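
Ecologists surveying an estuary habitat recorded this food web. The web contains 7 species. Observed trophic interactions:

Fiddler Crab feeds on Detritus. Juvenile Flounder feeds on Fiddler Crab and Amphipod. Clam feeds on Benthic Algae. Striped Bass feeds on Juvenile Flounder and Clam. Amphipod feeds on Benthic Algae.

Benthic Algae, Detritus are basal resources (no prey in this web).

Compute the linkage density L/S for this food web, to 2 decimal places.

L/S = 1.00

There are L = 7 links among S = 7 species.
L/S = 7/7 = 1.0000 ≈ 1.00.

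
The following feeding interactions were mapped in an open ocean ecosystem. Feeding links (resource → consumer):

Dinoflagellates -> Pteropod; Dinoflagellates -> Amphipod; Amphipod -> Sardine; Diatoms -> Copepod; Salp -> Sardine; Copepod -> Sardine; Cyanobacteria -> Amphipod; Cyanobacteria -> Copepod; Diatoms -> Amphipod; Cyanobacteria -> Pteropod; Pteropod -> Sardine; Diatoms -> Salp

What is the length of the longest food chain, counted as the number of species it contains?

3 species

One longest chain: Diatoms → Amphipod → Sardine.
It has 3 species and 2 links.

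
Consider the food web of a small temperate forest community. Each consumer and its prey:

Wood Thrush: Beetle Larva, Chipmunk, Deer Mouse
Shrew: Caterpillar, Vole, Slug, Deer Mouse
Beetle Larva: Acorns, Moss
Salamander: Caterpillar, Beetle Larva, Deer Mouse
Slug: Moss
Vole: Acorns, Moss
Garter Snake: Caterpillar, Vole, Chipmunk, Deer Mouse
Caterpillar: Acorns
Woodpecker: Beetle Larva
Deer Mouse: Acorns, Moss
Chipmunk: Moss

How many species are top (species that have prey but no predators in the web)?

Top species (has prey, but nothing eats it): Garter Snake, Salamander, Woodpecker, Wood Thrush, Shrew.
Count: 5.

5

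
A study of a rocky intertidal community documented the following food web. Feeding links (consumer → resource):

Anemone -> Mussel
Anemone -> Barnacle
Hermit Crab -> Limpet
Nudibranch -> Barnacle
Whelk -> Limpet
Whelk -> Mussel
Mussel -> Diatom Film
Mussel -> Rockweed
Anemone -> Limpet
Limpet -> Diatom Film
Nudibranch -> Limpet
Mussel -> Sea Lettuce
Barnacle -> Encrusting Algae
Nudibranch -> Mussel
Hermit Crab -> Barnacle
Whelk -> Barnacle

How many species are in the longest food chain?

One longest chain: Diatom Film → Mussel → Nudibranch.
It has 3 species and 2 links.

3 species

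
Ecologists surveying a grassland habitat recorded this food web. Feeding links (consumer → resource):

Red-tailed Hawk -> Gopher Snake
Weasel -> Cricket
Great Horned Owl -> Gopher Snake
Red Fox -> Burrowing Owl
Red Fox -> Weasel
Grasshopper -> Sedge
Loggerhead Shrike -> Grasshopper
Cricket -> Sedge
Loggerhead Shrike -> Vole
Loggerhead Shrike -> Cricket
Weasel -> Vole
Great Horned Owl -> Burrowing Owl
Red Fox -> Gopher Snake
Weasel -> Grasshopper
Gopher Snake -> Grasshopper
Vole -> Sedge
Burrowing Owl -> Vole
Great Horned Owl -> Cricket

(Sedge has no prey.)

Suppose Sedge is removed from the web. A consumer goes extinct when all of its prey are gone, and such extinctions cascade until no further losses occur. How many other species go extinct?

10

Remove Sedge.
Round 1: Cricket (all prey gone), Grasshopper (all prey gone), Vole (all prey gone) → extinct.
Round 2: Gopher Snake (all prey gone), Loggerhead Shrike (all prey gone), Weasel (all prey gone), Burrowing Owl (all prey gone) → extinct.
Round 3: Red-tailed Hawk (all prey gone), Red Fox (all prey gone), Great Horned Owl (all prey gone) → extinct.
No further losses. Total secondary extinctions: 10.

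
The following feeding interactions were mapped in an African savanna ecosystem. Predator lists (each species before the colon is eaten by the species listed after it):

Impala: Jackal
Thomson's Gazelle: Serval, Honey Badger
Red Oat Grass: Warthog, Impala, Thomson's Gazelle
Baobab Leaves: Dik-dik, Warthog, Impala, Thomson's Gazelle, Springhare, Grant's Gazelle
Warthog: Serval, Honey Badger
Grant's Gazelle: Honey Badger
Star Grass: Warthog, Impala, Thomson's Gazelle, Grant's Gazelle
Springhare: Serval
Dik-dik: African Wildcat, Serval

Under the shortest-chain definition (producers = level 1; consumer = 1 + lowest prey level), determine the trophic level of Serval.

Baobab Leaves is a producer → level 1.
Dik-dik eats Baobab Leaves → level 2.
Serval eats Dik-dik → level 3.
No prey of Serval is below level 2, so 3 is the minimum.

Trophic level 3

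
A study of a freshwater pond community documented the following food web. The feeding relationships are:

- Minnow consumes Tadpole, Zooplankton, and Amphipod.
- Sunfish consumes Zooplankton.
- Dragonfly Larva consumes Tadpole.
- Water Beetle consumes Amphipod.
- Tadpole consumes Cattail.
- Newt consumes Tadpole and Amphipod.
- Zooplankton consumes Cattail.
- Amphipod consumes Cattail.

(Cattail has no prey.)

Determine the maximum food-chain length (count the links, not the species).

2 links

One longest chain: Cattail → Zooplankton → Sunfish.
It has 3 species and 2 links.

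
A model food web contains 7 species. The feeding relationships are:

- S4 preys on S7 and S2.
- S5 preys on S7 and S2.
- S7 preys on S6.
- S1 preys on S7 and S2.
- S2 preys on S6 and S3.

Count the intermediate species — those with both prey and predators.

2

Intermediate species (has both prey and predators): S2, S7.
Count: 2.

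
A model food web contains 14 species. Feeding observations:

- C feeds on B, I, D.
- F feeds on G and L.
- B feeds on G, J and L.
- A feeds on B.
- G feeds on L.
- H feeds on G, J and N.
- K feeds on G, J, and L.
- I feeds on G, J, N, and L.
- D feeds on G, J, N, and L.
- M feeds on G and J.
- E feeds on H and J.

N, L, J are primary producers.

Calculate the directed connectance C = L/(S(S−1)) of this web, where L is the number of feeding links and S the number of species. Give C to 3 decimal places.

C = 0.154

The web has S = 14 species and L = 28 feeding links.
C = L / (S(S−1)) = 28 / 182 = 0.1538 ≈ 0.154.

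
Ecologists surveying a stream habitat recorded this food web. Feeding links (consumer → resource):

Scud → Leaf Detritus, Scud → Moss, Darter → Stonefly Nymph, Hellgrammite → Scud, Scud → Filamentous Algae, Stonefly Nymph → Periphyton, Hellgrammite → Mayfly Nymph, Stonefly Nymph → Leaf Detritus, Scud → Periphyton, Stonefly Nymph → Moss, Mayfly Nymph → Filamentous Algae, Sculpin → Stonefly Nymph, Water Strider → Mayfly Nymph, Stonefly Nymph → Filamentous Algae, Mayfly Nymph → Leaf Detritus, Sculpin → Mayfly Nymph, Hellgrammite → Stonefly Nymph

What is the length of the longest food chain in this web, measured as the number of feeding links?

One longest chain: Leaf Detritus → Mayfly Nymph → Hellgrammite.
It has 3 species and 2 links.

2 links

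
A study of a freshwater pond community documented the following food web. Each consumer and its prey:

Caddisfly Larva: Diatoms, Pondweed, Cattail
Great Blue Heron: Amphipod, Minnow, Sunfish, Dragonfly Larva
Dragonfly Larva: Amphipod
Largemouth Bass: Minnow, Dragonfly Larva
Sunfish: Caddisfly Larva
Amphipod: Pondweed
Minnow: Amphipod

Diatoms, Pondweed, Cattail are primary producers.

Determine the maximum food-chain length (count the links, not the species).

3 links

One longest chain: Pondweed → Amphipod → Minnow → Great Blue Heron.
It has 4 species and 3 links.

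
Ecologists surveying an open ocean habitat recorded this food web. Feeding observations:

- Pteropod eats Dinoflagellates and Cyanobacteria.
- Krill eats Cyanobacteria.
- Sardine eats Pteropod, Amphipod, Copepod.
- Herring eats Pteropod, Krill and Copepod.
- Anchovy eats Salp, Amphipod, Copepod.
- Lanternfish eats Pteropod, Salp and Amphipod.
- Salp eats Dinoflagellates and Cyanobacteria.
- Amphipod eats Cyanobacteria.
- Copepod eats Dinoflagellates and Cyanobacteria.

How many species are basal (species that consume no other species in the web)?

Basal species (no prey listed): Dinoflagellates, Cyanobacteria.
Count: 2.

2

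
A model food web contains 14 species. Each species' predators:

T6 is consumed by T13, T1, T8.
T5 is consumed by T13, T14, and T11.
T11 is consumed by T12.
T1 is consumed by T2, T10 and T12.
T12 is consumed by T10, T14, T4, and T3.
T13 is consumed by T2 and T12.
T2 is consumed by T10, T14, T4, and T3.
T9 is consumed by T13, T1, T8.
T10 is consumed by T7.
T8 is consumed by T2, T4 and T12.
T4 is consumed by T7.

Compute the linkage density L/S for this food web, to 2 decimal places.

There are L = 28 links among S = 14 species.
L/S = 28/14 = 2.0000 ≈ 2.00.

L/S = 2.00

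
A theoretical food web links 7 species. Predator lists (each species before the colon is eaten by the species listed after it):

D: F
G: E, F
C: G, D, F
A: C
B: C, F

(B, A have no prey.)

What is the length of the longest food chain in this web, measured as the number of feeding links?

3 links

One longest chain: B → C → G → E.
It has 4 species and 3 links.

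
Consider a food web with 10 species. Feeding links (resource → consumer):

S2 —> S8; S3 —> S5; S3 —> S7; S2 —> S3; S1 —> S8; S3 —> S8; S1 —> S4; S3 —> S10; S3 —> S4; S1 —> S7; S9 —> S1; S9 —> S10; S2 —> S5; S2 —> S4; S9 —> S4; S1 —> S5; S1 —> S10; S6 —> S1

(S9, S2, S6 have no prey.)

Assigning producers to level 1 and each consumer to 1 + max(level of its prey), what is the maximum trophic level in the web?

Producers (level 1): S9, S2, S6.
S9 → S1 → S7 gives S7 level 3.
No species has a prey at level 3, so no species reaches level 4.

3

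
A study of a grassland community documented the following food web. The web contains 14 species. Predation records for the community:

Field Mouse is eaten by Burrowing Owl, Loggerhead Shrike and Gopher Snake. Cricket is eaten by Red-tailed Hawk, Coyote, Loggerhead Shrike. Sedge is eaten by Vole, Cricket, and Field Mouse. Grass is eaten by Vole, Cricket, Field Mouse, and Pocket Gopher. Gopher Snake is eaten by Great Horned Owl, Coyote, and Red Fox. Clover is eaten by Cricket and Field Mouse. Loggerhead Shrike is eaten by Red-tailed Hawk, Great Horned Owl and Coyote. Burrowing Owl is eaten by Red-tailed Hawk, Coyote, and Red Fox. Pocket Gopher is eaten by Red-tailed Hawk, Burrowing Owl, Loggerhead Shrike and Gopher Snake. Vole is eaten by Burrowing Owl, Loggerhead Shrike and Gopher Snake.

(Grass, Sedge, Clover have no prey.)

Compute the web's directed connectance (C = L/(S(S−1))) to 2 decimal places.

C = 0.17

The web has S = 14 species and L = 31 feeding links.
C = L / (S(S−1)) = 31 / 182 = 0.1703 ≈ 0.17.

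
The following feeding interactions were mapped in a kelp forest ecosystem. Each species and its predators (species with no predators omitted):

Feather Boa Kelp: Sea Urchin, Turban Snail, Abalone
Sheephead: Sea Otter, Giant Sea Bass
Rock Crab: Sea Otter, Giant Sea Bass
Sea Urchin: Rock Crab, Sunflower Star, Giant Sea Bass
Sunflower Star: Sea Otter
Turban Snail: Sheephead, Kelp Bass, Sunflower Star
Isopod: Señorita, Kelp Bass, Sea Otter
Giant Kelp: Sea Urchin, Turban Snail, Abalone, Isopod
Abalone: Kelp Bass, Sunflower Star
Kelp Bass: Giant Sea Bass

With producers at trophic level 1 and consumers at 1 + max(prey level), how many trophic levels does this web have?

Producers (level 1): Feather Boa Kelp, Giant Kelp.
Feather Boa Kelp → Turban Snail → Sheephead → Giant Sea Bass gives Giant Sea Bass level 4.
No species has a prey at level 4, so no species reaches level 5.

4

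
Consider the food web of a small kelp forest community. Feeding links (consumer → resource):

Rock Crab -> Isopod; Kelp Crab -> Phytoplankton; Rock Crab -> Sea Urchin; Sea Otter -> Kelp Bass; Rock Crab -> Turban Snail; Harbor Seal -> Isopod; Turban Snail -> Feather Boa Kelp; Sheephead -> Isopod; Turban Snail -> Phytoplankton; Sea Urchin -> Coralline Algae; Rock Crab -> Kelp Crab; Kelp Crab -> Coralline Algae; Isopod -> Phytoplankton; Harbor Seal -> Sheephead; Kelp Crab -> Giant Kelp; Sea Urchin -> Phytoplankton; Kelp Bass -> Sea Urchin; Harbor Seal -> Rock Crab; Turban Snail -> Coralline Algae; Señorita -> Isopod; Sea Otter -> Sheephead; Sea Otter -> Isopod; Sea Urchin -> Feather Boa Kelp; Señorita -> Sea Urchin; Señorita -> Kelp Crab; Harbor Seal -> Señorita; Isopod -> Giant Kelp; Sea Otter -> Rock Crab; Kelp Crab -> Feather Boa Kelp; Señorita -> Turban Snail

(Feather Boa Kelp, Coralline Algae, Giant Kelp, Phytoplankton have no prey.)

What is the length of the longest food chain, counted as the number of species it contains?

One longest chain: Giant Kelp → Isopod → Sheephead → Sea Otter.
It has 4 species and 3 links.

4 species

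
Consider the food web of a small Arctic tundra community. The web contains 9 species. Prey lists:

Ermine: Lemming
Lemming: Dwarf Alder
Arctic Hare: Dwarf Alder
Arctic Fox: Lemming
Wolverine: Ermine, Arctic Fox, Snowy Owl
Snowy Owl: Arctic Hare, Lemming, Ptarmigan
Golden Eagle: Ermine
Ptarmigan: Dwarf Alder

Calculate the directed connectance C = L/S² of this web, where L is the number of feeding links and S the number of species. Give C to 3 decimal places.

C = 0.148

The web has S = 9 species and L = 12 feeding links.
C = L / S² = 12 / 81 = 0.1481 ≈ 0.148.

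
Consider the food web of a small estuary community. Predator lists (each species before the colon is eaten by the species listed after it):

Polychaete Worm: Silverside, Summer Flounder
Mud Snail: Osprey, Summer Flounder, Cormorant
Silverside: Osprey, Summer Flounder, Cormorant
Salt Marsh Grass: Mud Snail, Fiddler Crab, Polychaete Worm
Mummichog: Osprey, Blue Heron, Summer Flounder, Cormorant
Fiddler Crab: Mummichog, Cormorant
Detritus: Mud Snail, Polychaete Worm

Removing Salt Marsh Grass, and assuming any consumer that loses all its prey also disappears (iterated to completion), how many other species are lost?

3

Remove Salt Marsh Grass.
Round 1: Fiddler Crab (all prey gone) → extinct.
Round 2: Mummichog (all prey gone) → extinct.
Round 3: Blue Heron (all prey gone) → extinct.
No further losses. Total secondary extinctions: 3.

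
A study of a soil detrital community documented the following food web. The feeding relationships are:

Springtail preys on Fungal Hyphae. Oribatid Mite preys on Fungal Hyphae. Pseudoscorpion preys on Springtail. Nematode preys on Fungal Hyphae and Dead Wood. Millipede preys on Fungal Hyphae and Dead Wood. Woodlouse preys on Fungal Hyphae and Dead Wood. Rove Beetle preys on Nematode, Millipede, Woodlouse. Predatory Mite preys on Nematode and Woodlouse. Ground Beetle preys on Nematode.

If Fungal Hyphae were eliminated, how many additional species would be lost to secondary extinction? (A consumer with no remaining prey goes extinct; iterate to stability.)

Remove Fungal Hyphae.
Round 1: Oribatid Mite (all prey gone), Springtail (all prey gone) → extinct.
Round 2: Pseudoscorpion (all prey gone) → extinct.
No further losses. Total secondary extinctions: 3.

3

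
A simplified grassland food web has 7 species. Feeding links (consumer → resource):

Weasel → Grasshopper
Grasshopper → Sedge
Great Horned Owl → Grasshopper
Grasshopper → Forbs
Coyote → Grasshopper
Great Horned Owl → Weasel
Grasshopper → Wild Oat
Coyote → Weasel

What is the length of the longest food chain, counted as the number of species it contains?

One longest chain: Forbs → Grasshopper → Weasel → Coyote.
It has 4 species and 3 links.

4 species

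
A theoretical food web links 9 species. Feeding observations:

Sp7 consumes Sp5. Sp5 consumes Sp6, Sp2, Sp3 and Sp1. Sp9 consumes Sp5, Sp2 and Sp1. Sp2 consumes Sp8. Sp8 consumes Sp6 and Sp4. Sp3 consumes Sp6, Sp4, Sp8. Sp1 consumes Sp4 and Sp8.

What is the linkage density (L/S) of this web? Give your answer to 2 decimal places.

L/S = 1.78

There are L = 16 links among S = 9 species.
L/S = 16/9 = 1.7778 ≈ 1.78.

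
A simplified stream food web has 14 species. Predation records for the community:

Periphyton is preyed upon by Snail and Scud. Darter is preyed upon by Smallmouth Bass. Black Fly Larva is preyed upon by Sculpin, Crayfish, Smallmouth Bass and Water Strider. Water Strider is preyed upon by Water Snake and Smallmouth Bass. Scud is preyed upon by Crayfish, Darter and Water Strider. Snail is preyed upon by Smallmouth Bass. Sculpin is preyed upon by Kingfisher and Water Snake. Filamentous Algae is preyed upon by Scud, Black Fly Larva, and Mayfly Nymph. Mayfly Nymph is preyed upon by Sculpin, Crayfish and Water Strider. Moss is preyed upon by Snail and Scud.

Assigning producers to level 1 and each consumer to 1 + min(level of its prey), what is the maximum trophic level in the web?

4

Producers (level 1): Periphyton, Moss, Filamentous Algae.
Following each consumer down to its lowest-level prey: Filamentous Algae → Black Fly Larva → Sculpin → Water Snake (levels 1 through 4).
All prey of Water Snake (Sculpin 3, Water Strider 3) are at level 3 or above, so Water Snake is at level 1 + 3 = 4.
Every consumer has at least one prey at level 3 or below, so none exceeds level 4.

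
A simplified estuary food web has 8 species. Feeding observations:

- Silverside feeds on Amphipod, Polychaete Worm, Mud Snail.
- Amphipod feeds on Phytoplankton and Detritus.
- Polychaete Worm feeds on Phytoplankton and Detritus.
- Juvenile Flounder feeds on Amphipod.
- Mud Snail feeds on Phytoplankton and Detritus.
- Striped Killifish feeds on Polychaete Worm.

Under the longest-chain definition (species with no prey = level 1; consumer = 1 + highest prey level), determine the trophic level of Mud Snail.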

--------------------

### [YOUR INSTRUCTIONS]
Output exactly one stretch of the listing: from the line containing "If Fungal Hyphae" through the line containing "A simplified stream", both end lines included.

### [SOLVED EXERCISE]
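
If Fungal Hyphae were eliminated, how many additional species would be lost to secondary extinction? (A consumer with no remaining prey goes extinct; iterate to stability.)

Remove Fungal Hyphae.
Round 1: Oribatid Mite (all prey gone), Springtail (all prey gone) → extinct.
Round 2: Pseudoscorpion (all prey gone) → extinct.
No further losses. Total secondary extinctions: 3.

3

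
A simplified grassland food web has 7 species. Feeding links (consumer → resource):

Weasel → Grasshopper
Grasshopper → Sedge
Great Horned Owl → Grasshopper
Grasshopper → Forbs
Coyote → Grasshopper
Great Horned Owl → Weasel
Grasshopper → Wild Oat
Coyote → Weasel

What is the length of the longest food chain, counted as the number of species it contains?

One longest chain: Forbs → Grasshopper → Weasel → Coyote.
It has 4 species and 3 links.

4 species

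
A theoretical food web links 9 species. Feeding observations:

Sp7 consumes Sp5. Sp5 consumes Sp6, Sp2, Sp3 and Sp1. Sp9 consumes Sp5, Sp2 and Sp1. Sp2 consumes Sp8. Sp8 consumes Sp6 and Sp4. Sp3 consumes Sp6, Sp4, Sp8. Sp1 consumes Sp4 and Sp8.

What is the linkage density (L/S) of this web? Give your answer to 2 decimal places.

L/S = 1.78

There are L = 16 links among S = 9 species.
L/S = 16/9 = 1.7778 ≈ 1.78.

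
A simplified stream food web has 14 species. Predation records for the community: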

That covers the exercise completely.